» **Action item**:
Every word of the data must be reproduced in your reply exactly.

Records from a data source
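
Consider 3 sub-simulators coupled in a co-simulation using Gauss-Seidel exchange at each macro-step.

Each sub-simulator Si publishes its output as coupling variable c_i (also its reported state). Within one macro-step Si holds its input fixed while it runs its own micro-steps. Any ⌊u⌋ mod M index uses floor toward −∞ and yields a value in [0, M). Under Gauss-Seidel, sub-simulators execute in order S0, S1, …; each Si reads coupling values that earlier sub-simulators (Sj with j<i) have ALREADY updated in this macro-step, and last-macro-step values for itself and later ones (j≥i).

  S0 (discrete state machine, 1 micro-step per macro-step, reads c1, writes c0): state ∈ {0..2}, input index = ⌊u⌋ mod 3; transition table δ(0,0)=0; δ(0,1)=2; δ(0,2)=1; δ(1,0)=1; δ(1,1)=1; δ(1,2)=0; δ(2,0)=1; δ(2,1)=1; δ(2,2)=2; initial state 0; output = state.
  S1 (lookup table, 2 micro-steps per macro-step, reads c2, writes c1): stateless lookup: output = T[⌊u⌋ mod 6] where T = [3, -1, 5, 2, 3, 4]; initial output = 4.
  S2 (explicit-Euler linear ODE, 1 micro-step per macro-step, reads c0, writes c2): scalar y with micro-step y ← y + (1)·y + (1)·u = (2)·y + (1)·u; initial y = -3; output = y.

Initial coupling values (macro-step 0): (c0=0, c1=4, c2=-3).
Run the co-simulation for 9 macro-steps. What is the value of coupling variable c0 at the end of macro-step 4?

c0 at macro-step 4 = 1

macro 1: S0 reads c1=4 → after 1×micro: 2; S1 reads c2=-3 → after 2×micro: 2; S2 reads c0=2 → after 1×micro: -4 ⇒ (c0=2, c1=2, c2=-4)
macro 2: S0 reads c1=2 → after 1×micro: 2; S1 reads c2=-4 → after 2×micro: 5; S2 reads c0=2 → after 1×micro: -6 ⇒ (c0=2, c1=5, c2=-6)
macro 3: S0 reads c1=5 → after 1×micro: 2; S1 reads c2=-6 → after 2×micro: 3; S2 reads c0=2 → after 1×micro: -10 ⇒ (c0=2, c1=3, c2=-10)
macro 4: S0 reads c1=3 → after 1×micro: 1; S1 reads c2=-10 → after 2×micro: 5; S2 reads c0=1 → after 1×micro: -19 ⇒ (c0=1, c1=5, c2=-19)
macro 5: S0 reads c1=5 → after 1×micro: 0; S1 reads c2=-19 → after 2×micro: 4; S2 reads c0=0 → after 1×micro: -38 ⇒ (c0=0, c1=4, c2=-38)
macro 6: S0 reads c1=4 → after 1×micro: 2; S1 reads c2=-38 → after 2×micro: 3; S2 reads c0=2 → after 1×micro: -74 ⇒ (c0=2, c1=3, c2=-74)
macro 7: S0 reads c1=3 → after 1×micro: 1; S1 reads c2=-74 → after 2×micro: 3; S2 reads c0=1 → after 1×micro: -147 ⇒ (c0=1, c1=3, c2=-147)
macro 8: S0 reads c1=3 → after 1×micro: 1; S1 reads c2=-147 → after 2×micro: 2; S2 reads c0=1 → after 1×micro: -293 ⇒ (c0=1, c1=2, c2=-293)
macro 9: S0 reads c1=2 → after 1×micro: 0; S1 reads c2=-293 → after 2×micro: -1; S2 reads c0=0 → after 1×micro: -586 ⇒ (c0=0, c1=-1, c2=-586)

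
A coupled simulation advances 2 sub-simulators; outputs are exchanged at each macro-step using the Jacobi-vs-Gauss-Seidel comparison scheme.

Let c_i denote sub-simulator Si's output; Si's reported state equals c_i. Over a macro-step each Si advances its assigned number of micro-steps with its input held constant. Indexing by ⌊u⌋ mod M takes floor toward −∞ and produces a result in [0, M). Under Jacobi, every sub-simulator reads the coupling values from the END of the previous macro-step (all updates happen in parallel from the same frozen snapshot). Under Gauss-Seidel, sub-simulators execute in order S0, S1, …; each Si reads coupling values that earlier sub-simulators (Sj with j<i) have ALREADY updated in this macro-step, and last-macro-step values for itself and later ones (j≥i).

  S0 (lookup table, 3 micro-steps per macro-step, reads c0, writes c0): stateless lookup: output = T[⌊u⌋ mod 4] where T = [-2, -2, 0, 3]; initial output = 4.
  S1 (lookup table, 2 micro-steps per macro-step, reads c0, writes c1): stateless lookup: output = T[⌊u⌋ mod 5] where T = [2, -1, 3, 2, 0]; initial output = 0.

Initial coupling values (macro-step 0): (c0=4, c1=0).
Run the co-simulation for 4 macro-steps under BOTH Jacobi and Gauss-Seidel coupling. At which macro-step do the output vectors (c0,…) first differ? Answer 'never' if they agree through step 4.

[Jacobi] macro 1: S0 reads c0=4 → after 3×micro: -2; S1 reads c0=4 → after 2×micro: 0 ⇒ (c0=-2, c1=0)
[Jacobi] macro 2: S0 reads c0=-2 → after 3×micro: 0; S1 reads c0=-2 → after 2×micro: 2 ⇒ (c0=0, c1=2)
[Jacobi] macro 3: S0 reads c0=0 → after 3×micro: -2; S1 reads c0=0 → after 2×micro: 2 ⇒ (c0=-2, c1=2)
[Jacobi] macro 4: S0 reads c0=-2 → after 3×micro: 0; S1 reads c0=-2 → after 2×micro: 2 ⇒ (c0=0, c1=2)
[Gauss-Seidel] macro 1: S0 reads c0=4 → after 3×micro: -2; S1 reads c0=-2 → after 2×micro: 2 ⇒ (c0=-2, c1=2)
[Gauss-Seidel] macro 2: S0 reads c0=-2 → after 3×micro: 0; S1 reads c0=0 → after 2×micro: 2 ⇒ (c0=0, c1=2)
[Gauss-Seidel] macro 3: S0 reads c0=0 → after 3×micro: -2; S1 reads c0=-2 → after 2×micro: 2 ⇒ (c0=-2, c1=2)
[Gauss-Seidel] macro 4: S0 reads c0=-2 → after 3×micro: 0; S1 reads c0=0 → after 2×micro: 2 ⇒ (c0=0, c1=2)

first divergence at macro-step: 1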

» **Answer below**:
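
Consider 3 sub-simulators coupled in a co-simulation using Gauss-Seidel exchange at each macro-step.

Each sub-simulator Si publishes its output as coupling variable c_i (also its reported state). Within one macro-step Si holds its input fixed while it runs its own micro-steps. Any ⌊u⌋ mod M index uses floor toward −∞ and yields a value in [0, M). Under Gauss-Seidel, sub-simulators execute in order S0, S1, …; each Si reads coupling values that earlier sub-simulators (Sj with j<i) have ALREADY updated in this macro-step, and last-macro-step values for itself and later ones (j≥i).

  S0 (discrete state machine, 1 micro-step per macro-step, reads c1, writes c0): state ∈ {0..2}, input index = ⌊u⌋ mod 3; transition table δ(0,0)=0; δ(0,1)=2; δ(0,2)=1; δ(1,0)=1; δ(1,1)=1; δ(1,2)=0; δ(2,0)=1; δ(2,1)=1; δ(2,2)=2; initial state 0; output = state.
  S1 (lookup table, 2 micro-steps per macro-step, reads c2, writes c1): stateless lookup: output = T[⌊u⌋ mod 6] where T = [3, -1, 5, 2, 3, 4]; initial output = 4.
  S2 (explicit-Euler linear ODE, 1 micro-step per macro-step, reads c0, writes c2): scalar y with micro-step y ← y + (1)·y + (1)·u = (2)·y + (1)·u; initial y = -3; output = y.

Initial coupling values (macro-step 0): (c0=0, c1=4, c2=-3).
Run the co-simulation for 9 macro-steps. What is the value of coupling variable c0 at the end of macro-step 4?

c0 at macro-step 4 = 1

macro 1: S0 reads c1=4 → after 1×micro: 2; S1 reads c2=-3 → after 2×micro: 2; S2 reads c0=2 → after 1×micro: -4 ⇒ (c0=2, c1=2, c2=-4)
macro 2: S0 reads c1=2 → after 1×micro: 2; S1 reads c2=-4 → after 2×micro: 5; S2 reads c0=2 → after 1×micro: -6 ⇒ (c0=2, c1=5, c2=-6)
macro 3: S0 reads c1=5 → after 1×micro: 2; S1 reads c2=-6 → after 2×micro: 3; S2 reads c0=2 → after 1×micro: -10 ⇒ (c0=2, c1=3, c2=-10)
macro 4: S0 reads c1=3 → after 1×micro: 1; S1 reads c2=-10 → after 2×micro: 5; S2 reads c0=1 → after 1×micro: -19 ⇒ (c0=1, c1=5, c2=-19)
macro 5: S0 reads c1=5 → after 1×micro: 0; S1 reads c2=-19 → after 2×micro: 4; S2 reads c0=0 → after 1×micro: -38 ⇒ (c0=0, c1=4, c2=-38)
macro 6: S0 reads c1=4 → after 1×micro: 2; S1 reads c2=-38 → after 2×micro: 3; S2 reads c0=2 → after 1×micro: -74 ⇒ (c0=2, c1=3, c2=-74)
macro 7: S0 reads c1=3 → after 1×micro: 1; S1 reads c2=-74 → after 2×micro: 3; S2 reads c0=1 → after 1×micro: -147 ⇒ (c0=1, c1=3, c2=-147)
macro 8: S0 reads c1=3 → after 1×micro: 1; S1 reads c2=-147 → after 2×micro: 2; S2 reads c0=1 → after 1×micro: -293 ⇒ (c0=1, c1=2, c2=-293)
macro 9: S0 reads c1=2 → after 1×micro: 0; S1 reads c2=-293 → after 2×micro: -1; S2 reads c0=0 → after 1×micro: -586 ⇒ (c0=0, c1=-1, c2=-586)

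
A coupled simulation advances 2 sub-simulators; outputs are exchanged at each macro-step using the Jacobi-vs-Gauss-Seidel comparison scheme.

Let c_i denote sub-simulator Si's output; Si's reported state equals c_i. Over a macro-step each Si advances its assigned number of micro-steps with its input held constant. Indexing by ⌊u⌋ mod M takes floor toward −∞ and produces a result in [0, M). Under Jacobi, every sub-simulator reads the coupling values from the END of the previous macro-step (all updates happen in parallel from the same frozen snapshot). Under Gauss-Seidel, sub-simulators execute in order S0, S1, …; each Si reads coupling values that earlier sub-simulators (Sj with j<i) have ALREADY updated in this macro-step, and last-macro-step values for itself and later ones (j≥i).

  S0 (lookup table, 3 micro-steps per macro-step, reads c0, writes c0): stateless lookup: output = T[⌊u⌋ mod 4] where T = [-2, -2, 0, 3]; initial output = 4.
  S1 (lookup table, 2 micro-steps per macro-step, reads c0, writes c1): stateless lookup: output = T[⌊u⌋ mod 5] where T = [2, -1, 3, 2, 0]; initial output = 0.

Initial coupling values (macro-step 0): (c0=4, c1=0).
Run the co-simulation for 4 macro-steps under BOTH Jacobi and Gauss-Seidel coupling. At which macro-step do the output vectors (c0,…) first differ? Answer 'never' if they agree through step 4.

[Jacobi] macro 1: S0 reads c0=4 → after 3×micro: -2; S1 reads c0=4 → after 2×micro: 0 ⇒ (c0=-2, c1=0)
[Jacobi] macro 2: S0 reads c0=-2 → after 3×micro: 0; S1 reads c0=-2 → after 2×micro: 2 ⇒ (c0=0, c1=2)
[Jacobi] macro 3: S0 reads c0=0 → after 3×micro: -2; S1 reads c0=0 → after 2×micro: 2 ⇒ (c0=-2, c1=2)
[Jacobi] macro 4: S0 reads c0=-2 → after 3×micro: 0; S1 reads c0=-2 → after 2×micro: 2 ⇒ (c0=0, c1=2)
[Gauss-Seidel] macro 1: S0 reads c0=4 → after 3×micro: -2; S1 reads c0=-2 → after 2×micro: 2 ⇒ (c0=-2, c1=2)
[Gauss-Seidel] macro 2: S0 reads c0=-2 → after 3×micro: 0; S1 reads c0=0 → after 2×micro: 2 ⇒ (c0=0, c1=2)
[Gauss-Seidel] macro 3: S0 reads c0=0 → after 3×micro: -2; S1 reads c0=-2 → after 2×micro: 2 ⇒ (c0=-2, c1=2)
[Gauss-Seidel] macro 4: S0 reads c0=-2 → after 3×micro: 0; S1 reads c0=0 → after 2×micro: 2 ⇒ (c0=0, c1=2)

first divergence at macro-step: 1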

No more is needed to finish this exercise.